## Exercise:
Would you print the entire listing exactly, leaving nothing out?

## Source data:

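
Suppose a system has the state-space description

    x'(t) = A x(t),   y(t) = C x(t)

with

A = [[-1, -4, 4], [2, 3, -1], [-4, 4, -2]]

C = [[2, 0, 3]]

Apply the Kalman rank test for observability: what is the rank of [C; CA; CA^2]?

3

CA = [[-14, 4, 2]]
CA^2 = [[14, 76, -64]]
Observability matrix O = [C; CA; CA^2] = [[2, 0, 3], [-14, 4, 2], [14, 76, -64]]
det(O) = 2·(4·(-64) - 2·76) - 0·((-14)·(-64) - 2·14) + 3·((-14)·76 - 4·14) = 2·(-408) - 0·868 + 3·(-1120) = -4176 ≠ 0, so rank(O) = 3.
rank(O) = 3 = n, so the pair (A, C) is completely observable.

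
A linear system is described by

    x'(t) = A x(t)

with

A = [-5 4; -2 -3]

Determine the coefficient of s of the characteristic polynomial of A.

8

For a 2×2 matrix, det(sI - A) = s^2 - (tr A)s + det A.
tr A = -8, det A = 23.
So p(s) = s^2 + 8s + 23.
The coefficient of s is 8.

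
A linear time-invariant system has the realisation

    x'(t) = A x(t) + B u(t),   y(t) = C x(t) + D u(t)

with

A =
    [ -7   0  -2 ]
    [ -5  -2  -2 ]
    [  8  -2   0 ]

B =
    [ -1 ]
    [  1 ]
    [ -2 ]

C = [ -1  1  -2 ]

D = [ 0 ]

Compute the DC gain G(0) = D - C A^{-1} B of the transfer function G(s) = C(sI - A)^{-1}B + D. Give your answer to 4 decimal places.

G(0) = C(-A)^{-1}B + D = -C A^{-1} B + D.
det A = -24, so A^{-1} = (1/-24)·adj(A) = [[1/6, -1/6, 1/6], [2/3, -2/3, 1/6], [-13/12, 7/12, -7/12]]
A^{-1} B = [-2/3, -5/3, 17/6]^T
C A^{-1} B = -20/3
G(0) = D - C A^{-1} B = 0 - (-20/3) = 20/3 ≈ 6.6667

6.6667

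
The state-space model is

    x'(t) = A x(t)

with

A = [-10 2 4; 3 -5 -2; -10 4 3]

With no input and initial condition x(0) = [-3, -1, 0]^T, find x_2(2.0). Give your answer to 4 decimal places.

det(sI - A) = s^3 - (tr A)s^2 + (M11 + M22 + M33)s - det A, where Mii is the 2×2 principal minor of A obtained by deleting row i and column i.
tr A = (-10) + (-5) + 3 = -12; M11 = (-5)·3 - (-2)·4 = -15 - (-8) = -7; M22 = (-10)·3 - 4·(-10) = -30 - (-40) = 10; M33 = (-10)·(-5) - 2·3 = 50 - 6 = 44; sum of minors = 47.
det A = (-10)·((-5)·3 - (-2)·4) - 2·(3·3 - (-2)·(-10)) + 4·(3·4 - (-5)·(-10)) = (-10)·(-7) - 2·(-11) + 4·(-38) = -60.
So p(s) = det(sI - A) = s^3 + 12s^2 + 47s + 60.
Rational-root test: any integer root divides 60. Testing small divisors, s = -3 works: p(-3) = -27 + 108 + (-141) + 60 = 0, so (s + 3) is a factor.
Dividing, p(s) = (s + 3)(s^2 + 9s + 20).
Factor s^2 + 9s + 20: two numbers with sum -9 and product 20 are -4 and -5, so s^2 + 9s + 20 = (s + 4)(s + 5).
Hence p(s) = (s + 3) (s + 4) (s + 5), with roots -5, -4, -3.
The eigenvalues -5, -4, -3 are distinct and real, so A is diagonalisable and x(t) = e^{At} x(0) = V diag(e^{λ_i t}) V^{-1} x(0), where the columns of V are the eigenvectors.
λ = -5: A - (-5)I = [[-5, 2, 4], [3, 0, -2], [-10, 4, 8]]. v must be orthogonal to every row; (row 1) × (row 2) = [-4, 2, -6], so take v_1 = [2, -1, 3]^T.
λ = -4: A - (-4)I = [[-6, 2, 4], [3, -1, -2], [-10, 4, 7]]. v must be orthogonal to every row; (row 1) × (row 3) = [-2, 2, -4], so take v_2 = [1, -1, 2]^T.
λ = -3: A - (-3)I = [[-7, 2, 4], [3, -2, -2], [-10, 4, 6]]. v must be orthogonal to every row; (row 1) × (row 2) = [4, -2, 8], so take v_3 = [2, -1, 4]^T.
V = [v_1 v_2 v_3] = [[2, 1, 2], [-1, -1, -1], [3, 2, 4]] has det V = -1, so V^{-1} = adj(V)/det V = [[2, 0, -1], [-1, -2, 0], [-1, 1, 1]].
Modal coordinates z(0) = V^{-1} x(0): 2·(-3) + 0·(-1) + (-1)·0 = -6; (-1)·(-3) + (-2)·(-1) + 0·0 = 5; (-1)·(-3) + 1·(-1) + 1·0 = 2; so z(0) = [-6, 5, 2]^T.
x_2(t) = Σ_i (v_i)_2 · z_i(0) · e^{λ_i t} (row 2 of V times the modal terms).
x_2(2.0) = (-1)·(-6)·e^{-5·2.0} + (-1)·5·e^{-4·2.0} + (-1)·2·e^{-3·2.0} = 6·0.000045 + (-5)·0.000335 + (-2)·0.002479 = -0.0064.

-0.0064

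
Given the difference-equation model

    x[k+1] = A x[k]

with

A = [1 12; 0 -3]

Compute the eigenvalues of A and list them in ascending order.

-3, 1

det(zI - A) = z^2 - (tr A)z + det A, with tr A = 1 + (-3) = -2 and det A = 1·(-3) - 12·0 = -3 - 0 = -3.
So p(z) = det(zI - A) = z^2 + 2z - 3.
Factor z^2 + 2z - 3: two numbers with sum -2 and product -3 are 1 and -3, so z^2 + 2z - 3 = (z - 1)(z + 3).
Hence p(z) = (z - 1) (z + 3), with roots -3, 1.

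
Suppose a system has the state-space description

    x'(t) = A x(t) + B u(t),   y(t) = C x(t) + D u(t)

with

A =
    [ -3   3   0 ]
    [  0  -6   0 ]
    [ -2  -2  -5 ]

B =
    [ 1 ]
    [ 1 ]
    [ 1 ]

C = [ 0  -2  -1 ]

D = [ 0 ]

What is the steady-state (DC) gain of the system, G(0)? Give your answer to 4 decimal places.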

## Exercise solution:
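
Suppose a system has the state-space description

    x'(t) = A x(t),   y(t) = C x(t)

with

A = [[-1, -4, 4], [2, 3, -1], [-4, 4, -2]]

C = [[2, 0, 3]]

Apply the Kalman rank test for observability: what is the rank of [C; CA; CA^2]?

3

CA = [[-14, 4, 2]]
CA^2 = [[14, 76, -64]]
Observability matrix O = [C; CA; CA^2] = [[2, 0, 3], [-14, 4, 2], [14, 76, -64]]
det(O) = 2·(4·(-64) - 2·76) - 0·((-14)·(-64) - 2·14) + 3·((-14)·76 - 4·14) = 2·(-408) - 0·868 + 3·(-1120) = -4176 ≠ 0, so rank(O) = 3.
rank(O) = 3 = n, so the pair (A, C) is completely observable.

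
A linear system is described by

    x'(t) = A x(t)

with

A = [-5 4; -2 -3]

Determine the coefficient of s of the characteristic polynomial of A.

8

For a 2×2 matrix, det(sI - A) = s^2 - (tr A)s + det A.
tr A = -8, det A = 23.
So p(s) = s^2 + 8s + 23.
The coefficient of s is 8.

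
A linear time-invariant system has the realisation

    x'(t) = A x(t) + B u(t),   y(t) = C x(t) + D u(t)

with

A =
    [ -7   0  -2 ]
    [ -5  -2  -2 ]
    [  8  -2   0 ]

B =
    [ -1 ]
    [  1 ]
    [ -2 ]

C = [ -1  1  -2 ]

D = [ 0 ]

Compute the DC gain G(0) = D - C A^{-1} B of the transfer function G(s) = C(sI - A)^{-1}B + D. Give your answer to 4 decimal places.

G(0) = C(-A)^{-1}B + D = -C A^{-1} B + D.
det A = -24, so A^{-1} = (1/-24)·adj(A) = [[1/6, -1/6, 1/6], [2/3, -2/3, 1/6], [-13/12, 7/12, -7/12]]
A^{-1} B = [-2/3, -5/3, 17/6]^T
C A^{-1} B = -20/3
G(0) = D - C A^{-1} B = 0 - (-20/3) = 20/3 ≈ 6.6667

6.6667

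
The state-space model is

    x'(t) = A x(t)

with

A = [-10 2 4; 3 -5 -2; -10 4 3]

With no input and initial condition x(0) = [-3, -1, 0]^T, find x_2(2.0). Give your answer to 4 decimal places.

det(sI - A) = s^3 - (tr A)s^2 + (M11 + M22 + M33)s - det A, where Mii is the 2×2 principal minor of A obtained by deleting row i and column i.
tr A = (-10) + (-5) + 3 = -12; M11 = (-5)·3 - (-2)·4 = -15 - (-8) = -7; M22 = (-10)·3 - 4·(-10) = -30 - (-40) = 10; M33 = (-10)·(-5) - 2·3 = 50 - 6 = 44; sum of minors = 47.
det A = (-10)·((-5)·3 - (-2)·4) - 2·(3·3 - (-2)·(-10)) + 4·(3·4 - (-5)·(-10)) = (-10)·(-7) - 2·(-11) + 4·(-38) = -60.
So p(s) = det(sI - A) = s^3 + 12s^2 + 47s + 60.
Rational-root test: any integer root divides 60. Testing small divisors, s = -3 works: p(-3) = -27 + 108 + (-141) + 60 = 0, so (s + 3) is a factor.
Dividing, p(s) = (s + 3)(s^2 + 9s + 20).
Factor s^2 + 9s + 20: two numbers with sum -9 and product 20 are -4 and -5, so s^2 + 9s + 20 = (s + 4)(s + 5).
Hence p(s) = (s + 3) (s + 4) (s + 5), with roots -5, -4, -3.
The eigenvalues -5, -4, -3 are distinct and real, so A is diagonalisable and x(t) = e^{At} x(0) = V diag(e^{λ_i t}) V^{-1} x(0), where the columns of V are the eigenvectors.
λ = -5: A - (-5)I = [[-5, 2, 4], [3, 0, -2], [-10, 4, 8]]. v must be orthogonal to every row; (row 1) × (row 2) = [-4, 2, -6], so take v_1 = [2, -1, 3]^T.
λ = -4: A - (-4)I = [[-6, 2, 4], [3, -1, -2], [-10, 4, 7]]. v must be orthogonal to every row; (row 1) × (row 3) = [-2, 2, -4], so take v_2 = [1, -1, 2]^T.
λ = -3: A - (-3)I = [[-7, 2, 4], [3, -2, -2], [-10, 4, 6]]. v must be orthogonal to every row; (row 1) × (row 2) = [4, -2, 8], so take v_3 = [2, -1, 4]^T.
V = [v_1 v_2 v_3] = [[2, 1, 2], [-1, -1, -1], [3, 2, 4]] has det V = -1, so V^{-1} = adj(V)/det V = [[2, 0, -1], [-1, -2, 0], [-1, 1, 1]].
Modal coordinates z(0) = V^{-1} x(0): 2·(-3) + 0·(-1) + (-1)·0 = -6; (-1)·(-3) + (-2)·(-1) + 0·0 = 5; (-1)·(-3) + 1·(-1) + 1·0 = 2; so z(0) = [-6, 5, 2]^T.
x_2(t) = Σ_i (v_i)_2 · z_i(0) · e^{λ_i t} (row 2 of V times the modal terms).
x_2(2.0) = (-1)·(-6)·e^{-5·2.0} + (-1)·5·e^{-4·2.0} + (-1)·2·e^{-3·2.0} = 6·0.000045 + (-5)·0.000335 + (-2)·0.002479 = -0.0064.

-0.0064

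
Given the difference-equation model

    x[k+1] = A x[k]

with

A = [1 12; 0 -3]

Compute the eigenvalues of A and list them in ascending order.

-3, 1

det(zI - A) = z^2 - (tr A)z + det A, with tr A = 1 + (-3) = -2 and det A = 1·(-3) - 12·0 = -3 - 0 = -3.
So p(z) = det(zI - A) = z^2 + 2z - 3.
Factor z^2 + 2z - 3: two numbers with sum -2 and product -3 are 1 and -3, so z^2 + 2z - 3 = (z - 1)(z + 3).
Hence p(z) = (z - 1) (z + 3), with roots -3, 1.

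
Suppose a system has the state-space description

    x'(t) = A x(t) + B u(t),   y(t) = C x(t) + D u(t)

with

A =
    [ -3   3   0 ]
    [  0  -6   0 ]
    [ -2  -2  -5 ]

B =
    [ 1 ]
    [ 1 ]
    [ 1 ]

C = [ 0  -2  -1 ]

D = [ 0 ]

What is the steady-state (DC) gain of the system, G(0)? Give your answer to 4 decimal places.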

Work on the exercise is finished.